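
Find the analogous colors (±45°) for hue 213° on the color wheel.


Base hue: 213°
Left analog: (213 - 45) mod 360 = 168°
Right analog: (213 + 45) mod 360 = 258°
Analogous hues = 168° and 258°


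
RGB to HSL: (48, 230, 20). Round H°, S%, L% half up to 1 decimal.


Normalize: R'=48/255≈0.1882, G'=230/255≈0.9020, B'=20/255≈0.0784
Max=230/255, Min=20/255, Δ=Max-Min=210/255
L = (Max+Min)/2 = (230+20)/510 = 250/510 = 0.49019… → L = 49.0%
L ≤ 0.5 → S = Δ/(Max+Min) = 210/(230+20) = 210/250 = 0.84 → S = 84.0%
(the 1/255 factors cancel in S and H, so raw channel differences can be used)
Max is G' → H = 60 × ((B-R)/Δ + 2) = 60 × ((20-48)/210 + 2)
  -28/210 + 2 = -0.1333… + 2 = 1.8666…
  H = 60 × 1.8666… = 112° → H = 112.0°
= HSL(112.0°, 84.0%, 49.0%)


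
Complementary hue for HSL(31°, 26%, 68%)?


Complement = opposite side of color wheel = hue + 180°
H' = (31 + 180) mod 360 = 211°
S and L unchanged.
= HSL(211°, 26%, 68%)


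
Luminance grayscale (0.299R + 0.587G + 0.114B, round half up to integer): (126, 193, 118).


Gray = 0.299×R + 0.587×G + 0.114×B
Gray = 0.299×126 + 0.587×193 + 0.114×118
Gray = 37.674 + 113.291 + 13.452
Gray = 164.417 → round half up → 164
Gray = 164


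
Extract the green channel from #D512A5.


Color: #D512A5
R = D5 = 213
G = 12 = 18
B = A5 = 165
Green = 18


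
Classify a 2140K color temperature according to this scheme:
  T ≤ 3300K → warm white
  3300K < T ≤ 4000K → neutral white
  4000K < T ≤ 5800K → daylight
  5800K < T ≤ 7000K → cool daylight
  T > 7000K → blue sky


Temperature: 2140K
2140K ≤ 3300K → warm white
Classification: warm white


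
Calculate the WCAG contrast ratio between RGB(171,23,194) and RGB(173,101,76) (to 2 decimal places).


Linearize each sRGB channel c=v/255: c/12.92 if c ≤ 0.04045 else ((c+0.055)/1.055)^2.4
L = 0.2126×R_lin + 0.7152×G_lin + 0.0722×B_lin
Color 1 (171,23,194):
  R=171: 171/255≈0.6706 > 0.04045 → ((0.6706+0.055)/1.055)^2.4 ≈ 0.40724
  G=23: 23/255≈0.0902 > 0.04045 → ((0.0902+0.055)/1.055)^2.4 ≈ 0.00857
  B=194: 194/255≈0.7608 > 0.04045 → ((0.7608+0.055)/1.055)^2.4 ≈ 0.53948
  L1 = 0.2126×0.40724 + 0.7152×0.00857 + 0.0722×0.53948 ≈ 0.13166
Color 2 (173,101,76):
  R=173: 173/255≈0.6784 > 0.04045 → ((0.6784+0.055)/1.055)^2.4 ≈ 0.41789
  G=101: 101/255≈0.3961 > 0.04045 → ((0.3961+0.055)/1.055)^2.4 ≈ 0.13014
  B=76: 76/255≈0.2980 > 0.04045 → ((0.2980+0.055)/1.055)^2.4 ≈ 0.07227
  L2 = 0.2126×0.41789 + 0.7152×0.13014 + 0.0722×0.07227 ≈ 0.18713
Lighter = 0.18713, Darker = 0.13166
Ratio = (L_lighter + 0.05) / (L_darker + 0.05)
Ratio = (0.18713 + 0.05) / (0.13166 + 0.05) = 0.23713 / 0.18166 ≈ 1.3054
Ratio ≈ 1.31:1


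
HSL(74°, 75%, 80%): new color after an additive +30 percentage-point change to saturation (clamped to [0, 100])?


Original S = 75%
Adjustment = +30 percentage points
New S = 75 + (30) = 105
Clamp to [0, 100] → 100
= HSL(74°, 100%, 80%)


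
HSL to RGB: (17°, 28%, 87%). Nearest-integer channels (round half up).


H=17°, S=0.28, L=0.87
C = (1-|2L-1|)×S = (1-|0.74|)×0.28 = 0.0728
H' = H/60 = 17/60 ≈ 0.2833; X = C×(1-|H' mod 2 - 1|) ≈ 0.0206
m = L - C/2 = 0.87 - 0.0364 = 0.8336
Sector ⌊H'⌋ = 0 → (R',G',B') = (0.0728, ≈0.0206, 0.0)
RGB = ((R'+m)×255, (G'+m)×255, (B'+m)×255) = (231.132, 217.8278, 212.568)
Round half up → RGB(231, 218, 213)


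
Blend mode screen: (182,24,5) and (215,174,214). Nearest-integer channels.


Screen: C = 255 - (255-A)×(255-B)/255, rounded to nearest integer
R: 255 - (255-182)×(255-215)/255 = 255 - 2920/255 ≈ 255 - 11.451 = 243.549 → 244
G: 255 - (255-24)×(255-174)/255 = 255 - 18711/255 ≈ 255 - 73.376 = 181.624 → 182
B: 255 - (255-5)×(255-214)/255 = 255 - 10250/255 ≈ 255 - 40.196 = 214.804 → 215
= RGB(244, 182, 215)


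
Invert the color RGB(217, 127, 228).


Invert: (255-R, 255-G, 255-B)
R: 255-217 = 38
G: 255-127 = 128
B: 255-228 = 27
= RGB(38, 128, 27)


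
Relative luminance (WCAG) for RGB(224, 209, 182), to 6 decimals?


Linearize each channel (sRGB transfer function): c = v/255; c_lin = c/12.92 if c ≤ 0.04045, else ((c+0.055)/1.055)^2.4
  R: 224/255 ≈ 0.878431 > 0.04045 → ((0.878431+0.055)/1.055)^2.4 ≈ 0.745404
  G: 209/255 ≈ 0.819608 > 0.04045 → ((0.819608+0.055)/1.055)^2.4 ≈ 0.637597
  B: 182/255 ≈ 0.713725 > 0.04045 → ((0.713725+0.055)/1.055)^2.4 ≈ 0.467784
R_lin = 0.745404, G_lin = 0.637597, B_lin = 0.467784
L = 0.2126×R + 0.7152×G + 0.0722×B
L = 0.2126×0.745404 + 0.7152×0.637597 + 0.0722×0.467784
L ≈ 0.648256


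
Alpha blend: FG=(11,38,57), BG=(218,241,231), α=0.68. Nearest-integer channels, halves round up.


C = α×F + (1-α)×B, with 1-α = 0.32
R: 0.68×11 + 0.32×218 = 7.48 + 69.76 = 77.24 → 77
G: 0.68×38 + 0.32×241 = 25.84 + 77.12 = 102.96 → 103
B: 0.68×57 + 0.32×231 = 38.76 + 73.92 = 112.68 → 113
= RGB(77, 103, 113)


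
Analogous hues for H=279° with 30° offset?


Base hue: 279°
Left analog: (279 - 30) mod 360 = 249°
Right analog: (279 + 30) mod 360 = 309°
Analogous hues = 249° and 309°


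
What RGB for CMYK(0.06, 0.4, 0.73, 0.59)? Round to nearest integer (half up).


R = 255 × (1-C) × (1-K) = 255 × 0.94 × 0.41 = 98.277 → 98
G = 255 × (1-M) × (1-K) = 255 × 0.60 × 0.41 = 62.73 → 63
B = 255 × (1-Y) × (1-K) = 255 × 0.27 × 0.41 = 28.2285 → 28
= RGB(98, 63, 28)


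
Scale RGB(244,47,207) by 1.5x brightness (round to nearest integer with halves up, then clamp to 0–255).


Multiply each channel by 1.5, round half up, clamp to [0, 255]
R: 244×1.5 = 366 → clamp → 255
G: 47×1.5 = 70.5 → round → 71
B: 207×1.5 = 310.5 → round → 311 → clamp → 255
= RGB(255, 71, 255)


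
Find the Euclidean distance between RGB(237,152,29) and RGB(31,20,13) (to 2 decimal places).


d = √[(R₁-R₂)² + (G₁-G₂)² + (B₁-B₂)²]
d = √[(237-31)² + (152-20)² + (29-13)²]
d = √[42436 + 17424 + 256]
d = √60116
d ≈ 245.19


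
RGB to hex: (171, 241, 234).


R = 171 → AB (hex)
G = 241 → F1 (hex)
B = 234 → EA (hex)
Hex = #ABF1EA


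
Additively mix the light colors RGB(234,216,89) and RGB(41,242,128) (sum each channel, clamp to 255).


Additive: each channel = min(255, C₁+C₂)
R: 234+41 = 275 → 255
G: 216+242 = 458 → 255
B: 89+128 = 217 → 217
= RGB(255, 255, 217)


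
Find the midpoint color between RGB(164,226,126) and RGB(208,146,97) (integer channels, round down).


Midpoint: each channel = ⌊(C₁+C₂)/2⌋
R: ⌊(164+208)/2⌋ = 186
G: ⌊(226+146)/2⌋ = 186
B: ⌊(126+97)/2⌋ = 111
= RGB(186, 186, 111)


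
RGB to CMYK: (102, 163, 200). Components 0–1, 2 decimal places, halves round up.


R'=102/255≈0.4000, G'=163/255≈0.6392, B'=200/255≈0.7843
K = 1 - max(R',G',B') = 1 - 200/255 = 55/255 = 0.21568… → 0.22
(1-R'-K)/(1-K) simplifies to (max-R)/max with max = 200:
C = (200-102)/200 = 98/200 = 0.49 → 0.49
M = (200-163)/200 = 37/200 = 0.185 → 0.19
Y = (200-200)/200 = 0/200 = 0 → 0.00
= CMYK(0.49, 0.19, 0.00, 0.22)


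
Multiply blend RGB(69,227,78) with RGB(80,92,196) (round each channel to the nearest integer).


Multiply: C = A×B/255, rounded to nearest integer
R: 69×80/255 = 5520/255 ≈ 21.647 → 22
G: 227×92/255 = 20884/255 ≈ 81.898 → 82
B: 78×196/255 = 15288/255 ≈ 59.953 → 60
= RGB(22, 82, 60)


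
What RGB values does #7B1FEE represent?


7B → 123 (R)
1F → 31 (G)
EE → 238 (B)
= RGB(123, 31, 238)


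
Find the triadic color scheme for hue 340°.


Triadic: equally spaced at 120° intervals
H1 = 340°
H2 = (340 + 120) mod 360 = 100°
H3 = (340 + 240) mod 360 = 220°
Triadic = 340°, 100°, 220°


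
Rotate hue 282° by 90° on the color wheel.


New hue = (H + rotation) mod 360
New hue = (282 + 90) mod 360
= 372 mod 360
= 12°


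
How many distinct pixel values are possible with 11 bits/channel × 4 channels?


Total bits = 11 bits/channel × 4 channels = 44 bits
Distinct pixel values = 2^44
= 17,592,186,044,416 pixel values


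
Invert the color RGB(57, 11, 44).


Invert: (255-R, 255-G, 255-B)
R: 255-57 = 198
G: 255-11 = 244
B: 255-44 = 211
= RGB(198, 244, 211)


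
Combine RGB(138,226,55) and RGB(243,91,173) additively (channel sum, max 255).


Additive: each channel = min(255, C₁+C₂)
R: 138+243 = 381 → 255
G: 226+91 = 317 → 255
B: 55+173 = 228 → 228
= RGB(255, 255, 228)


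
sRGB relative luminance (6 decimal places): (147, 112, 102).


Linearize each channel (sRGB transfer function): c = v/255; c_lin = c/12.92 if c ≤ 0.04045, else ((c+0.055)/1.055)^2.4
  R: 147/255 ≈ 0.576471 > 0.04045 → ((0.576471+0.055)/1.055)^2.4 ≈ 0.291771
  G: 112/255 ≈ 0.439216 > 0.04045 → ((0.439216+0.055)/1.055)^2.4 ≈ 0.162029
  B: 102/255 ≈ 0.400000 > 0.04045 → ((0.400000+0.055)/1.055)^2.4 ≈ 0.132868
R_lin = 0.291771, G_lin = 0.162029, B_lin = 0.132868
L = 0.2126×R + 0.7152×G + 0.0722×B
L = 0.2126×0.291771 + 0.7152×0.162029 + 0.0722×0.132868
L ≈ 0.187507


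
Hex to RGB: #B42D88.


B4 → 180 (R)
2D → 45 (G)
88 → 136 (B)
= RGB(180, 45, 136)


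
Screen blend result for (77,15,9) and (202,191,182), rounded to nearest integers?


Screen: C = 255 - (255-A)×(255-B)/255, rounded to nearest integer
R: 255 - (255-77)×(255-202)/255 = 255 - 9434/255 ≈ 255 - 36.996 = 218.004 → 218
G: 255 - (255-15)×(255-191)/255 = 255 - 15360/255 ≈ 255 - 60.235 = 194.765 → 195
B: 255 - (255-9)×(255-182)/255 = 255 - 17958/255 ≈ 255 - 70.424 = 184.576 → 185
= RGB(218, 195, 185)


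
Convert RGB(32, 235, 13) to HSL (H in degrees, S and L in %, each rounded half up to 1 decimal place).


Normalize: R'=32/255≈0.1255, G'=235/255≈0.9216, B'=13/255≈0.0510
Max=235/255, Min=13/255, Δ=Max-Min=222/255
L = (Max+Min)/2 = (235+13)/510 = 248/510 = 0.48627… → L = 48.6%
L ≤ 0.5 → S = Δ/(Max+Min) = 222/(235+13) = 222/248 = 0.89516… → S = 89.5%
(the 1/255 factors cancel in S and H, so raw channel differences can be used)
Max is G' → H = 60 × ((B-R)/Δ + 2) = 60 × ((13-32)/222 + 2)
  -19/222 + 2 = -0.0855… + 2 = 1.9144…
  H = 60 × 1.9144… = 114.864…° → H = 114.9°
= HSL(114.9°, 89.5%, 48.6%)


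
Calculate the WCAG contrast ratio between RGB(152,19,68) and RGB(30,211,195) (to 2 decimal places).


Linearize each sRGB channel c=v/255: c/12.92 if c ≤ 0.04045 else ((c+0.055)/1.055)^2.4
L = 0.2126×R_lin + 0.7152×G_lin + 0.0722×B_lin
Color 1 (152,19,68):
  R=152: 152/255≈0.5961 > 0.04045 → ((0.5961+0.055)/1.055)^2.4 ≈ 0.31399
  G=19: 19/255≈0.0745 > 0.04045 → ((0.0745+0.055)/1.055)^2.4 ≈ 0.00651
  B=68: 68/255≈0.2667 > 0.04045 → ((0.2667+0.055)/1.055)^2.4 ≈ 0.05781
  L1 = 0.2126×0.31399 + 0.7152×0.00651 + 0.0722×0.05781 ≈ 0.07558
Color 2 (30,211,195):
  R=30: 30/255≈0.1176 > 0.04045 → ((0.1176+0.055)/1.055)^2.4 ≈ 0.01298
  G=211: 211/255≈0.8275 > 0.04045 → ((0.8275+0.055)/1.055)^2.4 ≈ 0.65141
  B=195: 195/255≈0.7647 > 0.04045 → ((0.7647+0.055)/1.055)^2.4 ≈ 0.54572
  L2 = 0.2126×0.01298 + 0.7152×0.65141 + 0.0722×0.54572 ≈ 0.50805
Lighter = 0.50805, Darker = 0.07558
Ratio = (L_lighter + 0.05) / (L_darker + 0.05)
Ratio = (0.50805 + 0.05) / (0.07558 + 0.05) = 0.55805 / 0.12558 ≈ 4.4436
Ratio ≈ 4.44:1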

..........

▶ [Work instructions]
In the records, find every line that has the string "daylight" and copy it.

▶ [Exercise response]
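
  4000K < T ≤ 5800K → daylight
  5800K < T ≤ 7000K → cool daylight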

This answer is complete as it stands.